=== Begin Enclosure ===

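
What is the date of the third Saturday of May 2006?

May 1, 2006 is a Monday.
The first Saturday is therefore May 6 (5 days later).
The third Saturday is 6 + 2×7 = May 20.

May 20, 2006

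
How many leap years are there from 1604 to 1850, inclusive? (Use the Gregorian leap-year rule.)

60

Multiples of 4 in [1604,1850]: 62.
Of those, multiples of 100: 2 (not leap unless ÷400).
Multiples of 400: 0.
Leap years = 62 − 2 + 0 = 60.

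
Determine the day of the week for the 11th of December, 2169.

Monday

Doomsday rule: the anchor day for the 2100s is Sunday. For year 69: 69÷12 = 5 r 9, and 9÷4 = 2, so 5+9+2 = 16.
Sunday + 16 ≡ Tuesday — that's 2169's doomsday.
In December the doomsday date is Dec 12.
Dec 11 is 1 day before Dec 12; 1 mod 7 = 1, so Tuesday − 1 = Monday.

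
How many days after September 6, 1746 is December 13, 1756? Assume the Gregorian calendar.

3751

Sep 6, 1746 → Sep 6, 1747: 365 days.
Sep 6, 1747 → Sep 6, 1748: 366 days (Feb 29, 1748 is in that span).
Sep 6, 1748 → Sep 6, 1749: 365 days.
Sep 6, 1749 → Sep 6, 1750: 365 days.
Sep 6, 1750 → Sep 6, 1751: 365 days.
Sep 6, 1751 → Sep 6, 1752: 366 days (Feb 29, 1752 is in that span).
Sep 6, 1752 → Sep 6, 1753: 365 days.
Sep 6, 1753 → Sep 6, 1754: 365 days.
Sep 6, 1754 → Sep 6, 1755: 365 days.
Sep 6, 1755 → Sep 6, 1756: 366 days (Feb 29, 1756 is in that span).
Sep 6, 1756 → Oct 6, 1756: 30 days (September has 30).
Oct 6, 1756 → Nov 6, 1756: 31 days (October has 31).
Nov 6, 1756 → Dec 6, 1756: 30 days (November has 30).
Dec 6, 1756 → Dec 13, 1756: 7 days.
Total: 3751 days.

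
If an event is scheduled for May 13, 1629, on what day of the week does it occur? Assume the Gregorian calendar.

Doomsday rule: the anchor day for the 1600s is Tuesday. For year 29: 29÷12 = 2 r 5, and 5÷4 = 1, so 2+5+1 = 8.
Tuesday + 8 ≡ Wednesday — that's 1629's doomsday.
In May the doomsday date is May 9.
May 13 is 4 days after May 9; 4 mod 7 = 4, so Wednesday + 4 = Sunday.

Sunday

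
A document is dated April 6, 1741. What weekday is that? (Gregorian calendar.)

Thursday

Doomsday rule: the anchor day for the 1700s is Sunday. For year 41: 41÷12 = 3 r 5, and 5÷4 = 1, so 3+5+1 = 9.
Sunday + 9 ≡ Tuesday — that's 1741's doomsday.
In April the doomsday date is Apr 4.
Apr 6 is 2 days after Apr 4; 2 mod 7 = 2, so Tuesday + 2 = Thursday.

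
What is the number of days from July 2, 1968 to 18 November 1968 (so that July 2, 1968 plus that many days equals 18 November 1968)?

139

Jul 2, 1968 → Aug 2, 1968: 31 days (July has 31).
Aug 2, 1968 → Sep 2, 1968: 31 days (August has 31).
Sep 2, 1968 → Oct 2, 1968: 30 days (September has 30).
Oct 2, 1968 → Nov 2, 1968: 31 days (October has 31).
Nov 2, 1968 → Nov 18, 1968: 16 days.
Total: 139 days.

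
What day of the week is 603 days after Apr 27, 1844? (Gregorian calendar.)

Apr 27, 1844 is a Saturday.
603 mod 7 = 1, so 603 days after a Saturday is Saturday + 1 = Sunday.

Sunday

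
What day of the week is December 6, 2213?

Doomsday rule: the anchor day for the 2200s is Friday. For year 13: 13÷12 = 1 r 1, and 1÷4 = 0, so 1+1+0 = 2.
Friday + 2 ≡ Sunday — that's 2213's doomsday.
In December the doomsday date is Dec 12.
Dec 6 is 6 days before Dec 12; 6 mod 7 = 6, so Sunday − 6 = Monday.

Monday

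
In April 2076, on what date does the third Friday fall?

April 1, 2076 is a Wednesday.
The first Friday is therefore April 3 (2 days later).
The third Friday is 3 + 2×7 = April 17.

April 17, 2076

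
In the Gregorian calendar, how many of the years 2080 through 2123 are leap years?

10

Multiples of 4 in [2080,2123]: 11.
Of those, multiples of 100: 1 (not leap unless ÷400).
Multiples of 400: 0.
Leap years = 11 − 1 + 0 = 10.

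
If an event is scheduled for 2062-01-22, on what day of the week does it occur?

Sunday

Doomsday rule: the anchor day for the 2000s is Tuesday. For year 62: 62÷12 = 5 r 2, and 2÷4 = 0, so 5+2+0 = 7.
Tuesday + 7 ≡ Tuesday — that's 2062's doomsday.
In January the doomsday date is Jan 3 (2062 is not a leap year).
Jan 22 is 19 days after Jan 3; 19 mod 7 = 5, so Tuesday + 5 = Sunday.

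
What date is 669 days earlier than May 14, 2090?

July 14, 2088

−365 (one year) → May 14, 2089 (304 left).
−14 → Apr 30, 2089 (end of Apr, 30 days; 290 left).
−30 → Mar 31, 2089 (end of Mar, 31 days; 260 left).
−31 → Feb 28, 2089 (end of Feb, 28 days; 229 left).
−28 → Jan 31, 2089 (end of Jan, 31 days; 201 left).
−31 → Dec 31, 2088 (end of Dec, 31 days; 170 left).
−31 → Nov 30, 2088 (end of Nov, 30 days; 139 left).
−30 → Oct 31, 2088 (end of Oct, 31 days; 109 left).
−31 → Sep 30, 2088 (end of Sep, 30 days; 78 left).
−30 → Aug 31, 2088 (end of Aug, 31 days; 48 left).
−31 → Jul 31, 2088 (end of Jul, 31 days; 17 left).
−17 → Jul 14, 2088.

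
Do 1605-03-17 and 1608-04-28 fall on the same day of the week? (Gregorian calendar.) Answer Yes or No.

No

From Mar 17, 1605 to Apr 28, 1608 is 1138 days.
1138 mod 7 = 4, so they are different weekdays.
(Mar 17, 1605 is a Thursday; Apr 28, 1608 is a Monday.)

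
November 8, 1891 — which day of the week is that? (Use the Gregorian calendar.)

Doomsday rule: the anchor day for the 1800s is Friday. For year 91: 91÷12 = 7 r 7, and 7÷4 = 1, so 7+7+1 = 15.
Friday + 15 ≡ Saturday — that's 1891's doomsday.
In November the doomsday date is Nov 7.
Nov 8 is 1 day after Nov 7; 1 mod 7 = 1, so Saturday + 1 = Sunday.

Sunday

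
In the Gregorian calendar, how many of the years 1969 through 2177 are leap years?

Multiples of 4 in [1969,2177]: 52.
Of those, multiples of 100: 2 (not leap unless ÷400).
Multiples of 400: 1.
Leap years = 52 − 2 + 1 = 51.

51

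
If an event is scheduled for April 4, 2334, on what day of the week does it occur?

Doomsday rule: the anchor day for the 2300s is Wednesday. For year 34: 34÷12 = 2 r 10, and 10÷4 = 2, so 2+10+2 = 14.
Wednesday + 14 ≡ Wednesday — that's 2334's doomsday.
In April the doomsday date is Apr 4.
Apr 4 is the doomsday itself: Wednesday.

Wednesday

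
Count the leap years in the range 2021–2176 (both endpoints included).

Multiples of 4 in [2021,2176]: 39.
Of those, multiples of 100: 1 (not leap unless ÷400).
Multiples of 400: 0.
Leap years = 39 − 1 + 0 = 38.

38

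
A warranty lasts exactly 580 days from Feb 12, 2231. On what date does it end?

September 14, 2232

+365 (one year) → Feb 12, 2232 (215 left).
Feb has 29 days: +18 → Mar 1, 2232 (197 left).
Mar has 31 days: +31 → Apr 1, 2232 (166 left).
Apr has 30 days: +30 → May 1, 2232 (136 left).
May has 31 days: +31 → Jun 1, 2232 (105 left).
Jun has 30 days: +30 → Jul 1, 2232 (75 left).
Jul has 31 days: +31 → Aug 1, 2232 (44 left).
Aug has 31 days: +31 → Sep 1, 2232 (13 left).
+13 → Sep 14, 2232.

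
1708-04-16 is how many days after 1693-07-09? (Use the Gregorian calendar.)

5394

Jul 9, 1693 → Jul 9, 1694: 365 days.
Jul 9, 1694 → Jul 9, 1695: 365 days.
Jul 9, 1695 → Jul 9, 1696: 366 days (Feb 29, 1696 is in that span).
Jul 9, 1696 → Jul 9, 1697: 365 days.
Jul 9, 1697 → Jul 9, 1698: 365 days.
Jul 9, 1698 → Jul 9, 1699: 365 days.
Jul 9, 1699 → Jul 9, 1700: 365 days.
Jul 9, 1700 → Jul 9, 1701: 365 days.
Jul 9, 1701 → Jul 9, 1702: 365 days.
Jul 9, 1702 → Jul 9, 1703: 365 days.
Jul 9, 1703 → Jul 9, 1704: 366 days (Feb 29, 1704 is in that span).
Jul 9, 1704 → Jul 9, 1705: 365 days.
Jul 9, 1705 → Jul 9, 1706: 365 days.
Jul 9, 1706 → Jul 9, 1707: 365 days.
Jul 9, 1707 → Aug 9, 1707: 31 days (July has 31).
Aug 9, 1707 → Sep 9, 1707: 31 days (August has 31).
Sep 9, 1707 → Oct 9, 1707: 30 days (September has 30).
Oct 9, 1707 → Nov 9, 1707: 31 days (October has 31).
Nov 9, 1707 → Dec 9, 1707: 30 days (November has 30).
Dec 9, 1707 → Jan 9, 1708: 31 days (December has 31).
Jan 9, 1708 → Feb 9, 1708: 31 days (January has 31).
Feb 9, 1708 → Mar 9, 1708: 29 days (February has 29).
Mar 9, 1708 → Apr 9, 1708: 31 days (March has 31).
Apr 9, 1708 → Apr 16, 1708: 7 days.
Total: 5394 days.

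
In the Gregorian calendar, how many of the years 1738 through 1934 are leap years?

47

Multiples of 4 in [1738,1934]: 49.
Of those, multiples of 100: 2 (not leap unless ÷400).
Multiples of 400: 0.
Leap years = 49 − 2 + 0 = 47.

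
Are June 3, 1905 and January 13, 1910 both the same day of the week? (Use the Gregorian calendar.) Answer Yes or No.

No

From Jun 3, 1905 to Jan 13, 1910 is 1685 days.
1685 mod 7 = 5, so they are different weekdays.
(Jun 3, 1905 is a Saturday; Jan 13, 1910 is a Thursday.)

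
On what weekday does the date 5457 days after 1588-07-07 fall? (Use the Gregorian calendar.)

First find the weekday of Jul 7, 1588. Doomsday rule: the anchor day for the 1500s is Wednesday. For year 88: 88÷12 = 7 r 4, and 4÷4 = 1, so 7+4+1 = 12.
Wednesday + 12 ≡ Monday — that's 1588's doomsday.
In July the doomsday date is Jul 11.
Jul 7 is 4 days before Jul 11; 4 mod 7 = 4, so Monday − 4 = Thursday.
5457 mod 7 = 4, so 5457 days after a Thursday is Thursday + 4 = Monday.

Monday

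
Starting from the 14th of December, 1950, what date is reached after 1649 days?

June 20, 1955

+365 (one year) → Dec 14, 1951 (1284 left).
+366 (one year; includes Feb 29, 1952) → Dec 14, 1952 (918 left).
+365 (one year) → Dec 14, 1953 (553 left).
+365 (one year) → Dec 14, 1954 (188 left).
Dec has 31 days: +18 → Jan 1, 1955 (170 left).
Jan has 31 days: +31 → Feb 1, 1955 (139 left).
Feb has 28 days: +28 → Mar 1, 1955 (111 left).
Mar has 31 days: +31 → Apr 1, 1955 (80 left).
Apr has 30 days: +30 → May 1, 1955 (50 left).
May has 31 days: +31 → Jun 1, 1955 (19 left).
+19 → Jun 20, 1955.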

=== End Enclosure ===

What you will do | Only the lines from the one that contains "Starting from the" to the end of the entries above should be given again, exactly and in full.

Your solution |
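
Starting from the 14th of December, 1950, what date is reached after 1649 days?

June 20, 1955

+365 (one year) → Dec 14, 1951 (1284 left).
+366 (one year; includes Feb 29, 1952) → Dec 14, 1952 (918 left).
+365 (one year) → Dec 14, 1953 (553 left).
+365 (one year) → Dec 14, 1954 (188 left).
Dec has 31 days: +18 → Jan 1, 1955 (170 left).
Jan has 31 days: +31 → Feb 1, 1955 (139 left).
Feb has 28 days: +28 → Mar 1, 1955 (111 left).
Mar has 31 days: +31 → Apr 1, 1955 (80 left).
Apr has 30 days: +30 → May 1, 1955 (50 left).
May has 31 days: +31 → Jun 1, 1955 (19 left).
+19 → Jun 20, 1955.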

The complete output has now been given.